[Stored data entries]
§
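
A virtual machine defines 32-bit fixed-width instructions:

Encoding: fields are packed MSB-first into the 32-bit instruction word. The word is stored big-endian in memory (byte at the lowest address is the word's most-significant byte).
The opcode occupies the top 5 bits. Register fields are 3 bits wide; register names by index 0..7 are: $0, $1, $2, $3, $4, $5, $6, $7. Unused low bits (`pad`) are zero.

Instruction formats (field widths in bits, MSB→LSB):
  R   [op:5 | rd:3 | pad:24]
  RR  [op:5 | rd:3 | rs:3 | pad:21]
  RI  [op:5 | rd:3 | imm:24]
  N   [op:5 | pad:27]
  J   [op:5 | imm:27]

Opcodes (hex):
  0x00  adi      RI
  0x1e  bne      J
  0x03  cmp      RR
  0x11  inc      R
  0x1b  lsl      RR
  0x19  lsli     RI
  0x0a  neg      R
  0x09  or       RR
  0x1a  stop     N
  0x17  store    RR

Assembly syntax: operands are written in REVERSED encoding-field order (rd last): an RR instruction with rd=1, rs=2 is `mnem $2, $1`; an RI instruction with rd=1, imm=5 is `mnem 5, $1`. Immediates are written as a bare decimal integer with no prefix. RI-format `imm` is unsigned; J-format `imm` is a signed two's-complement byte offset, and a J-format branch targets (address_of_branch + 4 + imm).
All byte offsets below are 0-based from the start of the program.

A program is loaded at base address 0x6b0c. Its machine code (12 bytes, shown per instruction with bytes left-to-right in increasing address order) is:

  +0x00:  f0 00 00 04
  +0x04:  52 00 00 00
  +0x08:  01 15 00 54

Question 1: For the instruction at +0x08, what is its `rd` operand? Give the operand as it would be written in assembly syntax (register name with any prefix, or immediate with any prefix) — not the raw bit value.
$1

+0x08: 01 15 00 54 ⇒ word 0x01150054 (big)
  top 5b → 0x0 → adi [RI]
  rd: (w>>24)&0x7=0x1 → $1
  imm: (w>>0)&0xffffff=0x150054 → 1376340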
§
Could you copy every record above exactly as written?

Exercise answer:
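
A virtual machine defines 32-bit fixed-width instructions:

Encoding: fields are packed MSB-first into the 32-bit instruction word. The word is stored big-endian in memory (byte at the lowest address is the word's most-significant byte).
The opcode occupies the top 5 bits. Register fields are 3 bits wide; register names by index 0..7 are: $0, $1, $2, $3, $4, $5, $6, $7. Unused low bits (`pad`) are zero.

Instruction formats (field widths in bits, MSB→LSB):
  R   [op:5 | rd:3 | pad:24]
  RR  [op:5 | rd:3 | rs:3 | pad:21]
  RI  [op:5 | rd:3 | imm:24]
  N   [op:5 | pad:27]
  J   [op:5 | imm:27]

Opcodes (hex):
  0x00  adi      RI
  0x1e  bne      J
  0x03  cmp      RR
  0x11  inc      R
  0x1b  lsl      RR
  0x19  lsli     RI
  0x0a  neg      R
  0x09  or       RR
  0x1a  stop     N
  0x17  store    RR

Assembly syntax: operands are written in REVERSED encoding-field order (rd last): an RR instruction with rd=1, rs=2 is `mnem $2, $1`; an RI instruction with rd=1, imm=5 is `mnem 5, $1`. Immediates are written as a bare decimal integer with no prefix. RI-format `imm` is unsigned; J-format `imm` is a signed two's-complement byte offset, and a J-format branch targets (address_of_branch + 4 + imm).
All byte offsets below are 0-based from the start of the program.

A program is loaded at base address 0x6b0c. Its machine code (12 bytes, shown per instruction with bytes left-to-right in increasing address order) is:

  +0x00:  f0 00 00 04
  +0x04:  52 00 00 00
  +0x08:  01 15 00 54

Question 1: For the instruction at +0x08, what is its `rd` operand? Give the operand as it would be written in assembly syntax (register name with any prefix, or immediate with any prefix) — not the raw bit value.
$1

+0x08: 01 15 00 54 ⇒ word 0x01150054 (big)
  top 5b → 0x0 → adi [RI]
  rd: (w>>24)&0x7=0x1 → $1
  imm: (w>>0)&0xffffff=0x150054 → 1376340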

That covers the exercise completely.